Stored items:
▽
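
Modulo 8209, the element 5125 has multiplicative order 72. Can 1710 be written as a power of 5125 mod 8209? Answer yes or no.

yes

1710 ∈ ⟨5125⟩ iff 1710^72 ≡ 1 (mod 8209), since |⟨5125⟩| = 72.
1710^72 mod 8209 = 1.
Since 1 = 1, 1710 lies in the subgroup.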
△
What you will do:
Retype the entries precisely as they stand.

Reply:
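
Modulo 8209, the element 5125 has multiplicative order 72. Can 1710 be written as a power of 5125 mod 8209? Answer yes or no.

yes

1710 ∈ ⟨5125⟩ iff 1710^72 ≡ 1 (mod 8209), since |⟨5125⟩| = 72.
1710^72 mod 8209 = 1.
Since 1 = 1, 1710 lies in the subgroup.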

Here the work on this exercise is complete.